═════ DATA FOR THE TASK

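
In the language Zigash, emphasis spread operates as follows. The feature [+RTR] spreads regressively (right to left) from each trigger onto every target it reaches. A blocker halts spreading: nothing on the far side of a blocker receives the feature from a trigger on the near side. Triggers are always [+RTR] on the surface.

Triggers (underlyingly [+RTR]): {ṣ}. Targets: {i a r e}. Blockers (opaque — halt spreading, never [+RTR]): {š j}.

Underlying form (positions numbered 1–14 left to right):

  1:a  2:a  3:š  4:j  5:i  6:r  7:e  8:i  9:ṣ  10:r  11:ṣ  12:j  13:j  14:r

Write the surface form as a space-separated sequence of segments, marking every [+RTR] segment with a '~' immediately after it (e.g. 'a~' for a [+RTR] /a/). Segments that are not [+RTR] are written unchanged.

From /ṣ/ at 9 leftward: 8 /i/ → [+RTR]; 7 /e/ → [+RTR]; 6 /r/ → [+RTR]; 5 /i/ → [+RTR]; 4 /j/ blocks.
From /ṣ/ at 11 leftward: 10 /r/ → [+RTR]; 9 /ṣ/ is itself a trigger — this domain ends here.
Targets with no active source: positions 1 2 14 stay [-emphatic].
[+RTR] positions on the surface: 5 6 7 8 9 10 11.

a a š j i~ r~ e~ i~ ṣ~ r~ ṣ~ j j r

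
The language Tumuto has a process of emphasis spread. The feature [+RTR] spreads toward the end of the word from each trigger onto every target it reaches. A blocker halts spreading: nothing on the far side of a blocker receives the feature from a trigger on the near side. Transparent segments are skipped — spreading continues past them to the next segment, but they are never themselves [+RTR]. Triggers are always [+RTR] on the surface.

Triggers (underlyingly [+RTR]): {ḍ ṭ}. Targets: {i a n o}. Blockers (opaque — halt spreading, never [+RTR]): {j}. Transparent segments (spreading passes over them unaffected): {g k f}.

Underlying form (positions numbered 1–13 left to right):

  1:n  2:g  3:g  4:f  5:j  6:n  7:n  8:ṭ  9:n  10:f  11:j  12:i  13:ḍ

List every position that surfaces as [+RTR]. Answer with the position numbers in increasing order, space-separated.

8 9 13

From /ṭ/ at 8 rightward: 9 /n/ → [+RTR]; 10 /f/ transparent; 11 /j/ blocks.
From /ḍ/ at 13 rightward: word edge.
Targets with no active source: positions 1 6 7 12 stay [-emphatic].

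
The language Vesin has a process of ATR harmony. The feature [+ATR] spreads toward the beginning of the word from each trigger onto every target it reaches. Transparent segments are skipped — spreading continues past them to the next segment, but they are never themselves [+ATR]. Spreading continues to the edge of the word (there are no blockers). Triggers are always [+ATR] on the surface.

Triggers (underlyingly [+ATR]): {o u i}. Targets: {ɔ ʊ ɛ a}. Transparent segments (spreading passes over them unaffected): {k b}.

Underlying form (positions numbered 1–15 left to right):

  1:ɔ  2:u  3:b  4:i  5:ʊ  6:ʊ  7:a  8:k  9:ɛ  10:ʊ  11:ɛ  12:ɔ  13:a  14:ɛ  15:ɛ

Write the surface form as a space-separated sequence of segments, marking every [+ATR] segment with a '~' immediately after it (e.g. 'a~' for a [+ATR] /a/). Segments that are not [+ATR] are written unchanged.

From /u/ at 2 leftward: 1 /ɔ/ → [+ATR]; word edge.
From /i/ at 4 leftward: 3 /b/ transparent; 2 /u/ is itself a trigger — this domain ends here.
Targets with no active source: positions 5 6 7 9 10 11 12 13 14 15 stay [-ATR].
[+ATR] positions on the surface: 1 2 4.

ɔ~ u~ b i~ ʊ ʊ a k ɛ ʊ ɛ ɔ a ɛ ɛ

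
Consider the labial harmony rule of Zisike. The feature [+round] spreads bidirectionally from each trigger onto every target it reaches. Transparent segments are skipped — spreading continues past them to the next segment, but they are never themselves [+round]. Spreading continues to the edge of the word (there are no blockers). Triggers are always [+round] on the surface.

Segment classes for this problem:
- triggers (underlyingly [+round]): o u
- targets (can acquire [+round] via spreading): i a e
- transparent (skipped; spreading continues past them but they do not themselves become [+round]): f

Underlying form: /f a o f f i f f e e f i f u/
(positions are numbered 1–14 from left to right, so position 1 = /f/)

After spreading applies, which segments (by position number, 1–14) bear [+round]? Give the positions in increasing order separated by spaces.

From /o/ at 3 rightward: 4 /f/ transparent; 5 /f/ transparent; 6 /i/ → [+round]; 7 /f/ transparent; 8 /f/ transparent; 9 /e/ → [+round]; 10 /e/ → [+round]; 11 /f/ transparent; 12 /i/ → [+round]; 13 /f/ transparent; 14 /u/ is itself a trigger — this domain ends here.
From /o/ at 3 leftward: 2 /a/ → [+round]; 1 /f/ transparent; word edge.
From /u/ at 14 rightward: word edge.
From /u/ at 14 leftward: 13 /f/ transparent; 12 /i/ → [+round]; 11 /f/ transparent; 10 /e/ → [+round]; 9 /e/ → [+round]; 8 /f/ transparent; 7 /f/ transparent; 6 /i/ → [+round]; 5 /f/ transparent; 4 /f/ transparent; 3 /o/ is itself a trigger — this domain ends here.

2 3 6 9 10 12 14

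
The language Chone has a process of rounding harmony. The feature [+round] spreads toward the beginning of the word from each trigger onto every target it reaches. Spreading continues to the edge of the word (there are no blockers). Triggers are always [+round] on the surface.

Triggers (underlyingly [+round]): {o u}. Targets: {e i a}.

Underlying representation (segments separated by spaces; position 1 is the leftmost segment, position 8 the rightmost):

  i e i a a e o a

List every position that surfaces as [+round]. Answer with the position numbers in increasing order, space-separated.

From /o/ at 7 leftward: 6 /e/ → [+round]; 5 /a/ → [+round]; 4 /a/ → [+round]; 3 /i/ → [+round]; 2 /e/ → [+round]; 1 /i/ → [+round]; word edge.
Target with no active source: position 8 stays [-round].

1 2 3 4 5 6 7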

══════════

**HOW TO COMPLETE THIS TASK**
Which of the lines in the data hold the string "unaffected"? Report each of them by copying it.

**ANSWER SPACE**
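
Triggers (underlyingly [+RTR]): {ḍ ṭ}. Targets: {i a n o}. Blockers (opaque — halt spreading, never [+RTR]): {j}. Transparent segments (spreading passes over them unaffected): {g k f}.
Triggers (underlyingly [+ATR]): {o u i}. Targets: {ɔ ʊ ɛ a}. Transparent segments (spreading passes over them unaffected): {k b}.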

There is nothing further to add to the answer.